## Task instructions
Output the data word for word. Begin at its first line and end at the line with "sugar,1.60,214,2.24,197".

## Dataset entries
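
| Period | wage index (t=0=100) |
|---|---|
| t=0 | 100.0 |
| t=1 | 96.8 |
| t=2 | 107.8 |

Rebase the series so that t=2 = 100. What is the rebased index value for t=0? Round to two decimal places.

92.76

Rebased(t=0) = 100.0 / 107.8 × 100 = 92.7644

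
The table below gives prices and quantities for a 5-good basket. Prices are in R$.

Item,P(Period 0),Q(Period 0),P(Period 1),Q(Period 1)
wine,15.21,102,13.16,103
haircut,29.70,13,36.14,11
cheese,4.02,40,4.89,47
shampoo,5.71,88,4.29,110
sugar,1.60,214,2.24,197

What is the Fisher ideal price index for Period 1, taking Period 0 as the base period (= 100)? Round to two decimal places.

Laspeyres component (base-period weights):
ΣP(Period 1)Q(Period 0) = 13.16×102 + 36.14×13 + 4.89×40 + 4.29×88 + 2.24×214 = 1342.32 + 469.82 + 195.6 + 377.52 + 479.36 = 2864.62
ΣP(Period 0)Q(Period 0) = 15.21×102 + 29.70×13 + 4.02×40 + 5.71×88 + 1.60×214 = 1551.42 + 386.1 + 160.8 + 502.48 + 342.4 = 2943.2
L = 2864.62 / 2943.2 × 100 = 97.3301
Paasche component (current-period weights):
ΣP(Period 1)Q(Period 1) = 13.16×103 + 36.14×11 + 4.89×47 + 4.29×110 + 2.24×197 = 1355.48 + 397.54 + 229.83 + 471.9 + 441.28 = 2896.03
ΣP(Period 0)Q(Period 1) = 15.21×103 + 29.70×11 + 4.02×47 + 5.71×110 + 1.60×197 = 1566.63 + 326.7 + 188.94 + 628.1 + 315.2 = 3025.57
P = 2896.03 / 3025.57 × 100 = 95.7185
Fisher = √(L × P) = √(97.3301 × 95.7185) = 96.5209

96.52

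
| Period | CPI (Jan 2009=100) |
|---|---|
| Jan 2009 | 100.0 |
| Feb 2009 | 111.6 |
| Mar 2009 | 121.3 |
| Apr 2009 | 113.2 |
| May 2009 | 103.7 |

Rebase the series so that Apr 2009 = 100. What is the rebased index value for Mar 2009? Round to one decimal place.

Rebased(Mar 2009) = 121.3 / 113.2 × 100 = 107.1555

107.2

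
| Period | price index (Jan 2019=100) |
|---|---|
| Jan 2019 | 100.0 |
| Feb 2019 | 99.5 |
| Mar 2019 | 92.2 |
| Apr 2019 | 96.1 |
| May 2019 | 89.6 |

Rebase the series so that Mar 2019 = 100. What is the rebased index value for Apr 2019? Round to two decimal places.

Rebased(Apr 2019) = 96.1 / 92.2 × 100 = 104.2299

104.23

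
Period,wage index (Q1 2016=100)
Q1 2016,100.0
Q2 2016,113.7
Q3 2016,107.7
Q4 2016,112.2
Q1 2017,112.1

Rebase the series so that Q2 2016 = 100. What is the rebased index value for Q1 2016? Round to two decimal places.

87.95

Rebased(Q1 2016) = 100.0 / 113.7 × 100 = 87.9507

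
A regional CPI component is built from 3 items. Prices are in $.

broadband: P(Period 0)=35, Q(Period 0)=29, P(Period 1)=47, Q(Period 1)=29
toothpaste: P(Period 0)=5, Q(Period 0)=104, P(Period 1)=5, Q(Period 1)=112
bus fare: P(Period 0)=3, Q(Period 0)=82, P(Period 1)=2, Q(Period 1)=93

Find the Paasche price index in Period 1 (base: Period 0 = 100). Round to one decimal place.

Paasche price index uses current-period quantities as weights.
ΣP(Period 1)·Q(Period 1) = 47×29 + 5×112 + 2×93 = 1363 + 560 + 186 = 2109
ΣP(Period 0)·Q(Period 1) = 35×29 + 5×112 + 3×93 = 1015 + 560 + 279 = 1854
Index = 2109 / 1854 × 100 = 113.7540

113.8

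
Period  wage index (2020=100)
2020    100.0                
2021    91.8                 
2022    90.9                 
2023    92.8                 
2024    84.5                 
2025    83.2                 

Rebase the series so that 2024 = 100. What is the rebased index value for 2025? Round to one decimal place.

Rebased(2025) = 83.2 / 84.5 × 100 = 98.4615

98.5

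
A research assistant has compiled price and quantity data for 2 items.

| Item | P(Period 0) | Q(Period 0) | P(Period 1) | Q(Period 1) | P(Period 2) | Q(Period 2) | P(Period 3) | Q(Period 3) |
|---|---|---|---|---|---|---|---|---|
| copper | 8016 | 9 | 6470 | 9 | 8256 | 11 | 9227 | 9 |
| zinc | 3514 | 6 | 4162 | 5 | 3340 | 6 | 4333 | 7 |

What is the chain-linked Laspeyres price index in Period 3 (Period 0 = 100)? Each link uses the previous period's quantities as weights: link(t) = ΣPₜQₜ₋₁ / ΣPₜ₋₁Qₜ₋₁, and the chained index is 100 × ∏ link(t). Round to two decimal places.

118.18

Link Period 0→Period 1:
ΣP(Period 1)Q(Period 0) = 6470×9 + 4162×6 = 58230 + 24972 = 83202
ΣP(Period 0)Q(Period 0) = 8016×9 + 3514×6 = 72144 + 21084 = 93228
link = 83202/93228 = 0.892457
Link Period 1→Period 2:
ΣP(Period 2)Q(Period 1) = 8256×9 + 3340×5 = 74304 + 16700 = 91004
ΣP(Period 1)Q(Period 1) = 6470×9 + 4162×5 = 58230 + 20810 = 79040
link = 91004/79040 = 1.151366
Link Period 2→Period 3:
ΣP(Period 3)Q(Period 2) = 9227×11 + 4333×6 = 101497 + 25998 = 127495
ΣP(Period 2)Q(Period 2) = 8256×11 + 3340×6 = 90816 + 20040 = 110856
link = 127495/110856 = 1.150096
Chained index = 100 × 0.892457 × 1.151366 × 1.150096 = 118.1775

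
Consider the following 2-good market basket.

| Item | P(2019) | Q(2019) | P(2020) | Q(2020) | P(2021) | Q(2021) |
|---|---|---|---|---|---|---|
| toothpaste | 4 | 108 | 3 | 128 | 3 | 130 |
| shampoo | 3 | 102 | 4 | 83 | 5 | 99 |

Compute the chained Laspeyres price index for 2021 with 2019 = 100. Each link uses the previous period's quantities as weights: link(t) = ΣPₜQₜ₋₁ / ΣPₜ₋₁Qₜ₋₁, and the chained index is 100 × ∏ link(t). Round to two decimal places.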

## Written solution
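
| Period | wage index (t=0=100) |
|---|---|
| t=0 | 100.0 |
| t=1 | 96.8 |
| t=2 | 107.8 |

Rebase the series so that t=2 = 100. What is the rebased index value for t=0? Round to two decimal places.

92.76

Rebased(t=0) = 100.0 / 107.8 × 100 = 92.7644

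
The table below gives prices and quantities for a 5-good basket. Prices are in R$.

Item,P(Period 0),Q(Period 0),P(Period 1),Q(Period 1)
wine,15.21,102,13.16,103
haircut,29.70,13,36.14,11
cheese,4.02,40,4.89,47
shampoo,5.71,88,4.29,110
sugar,1.60,214,2.24,197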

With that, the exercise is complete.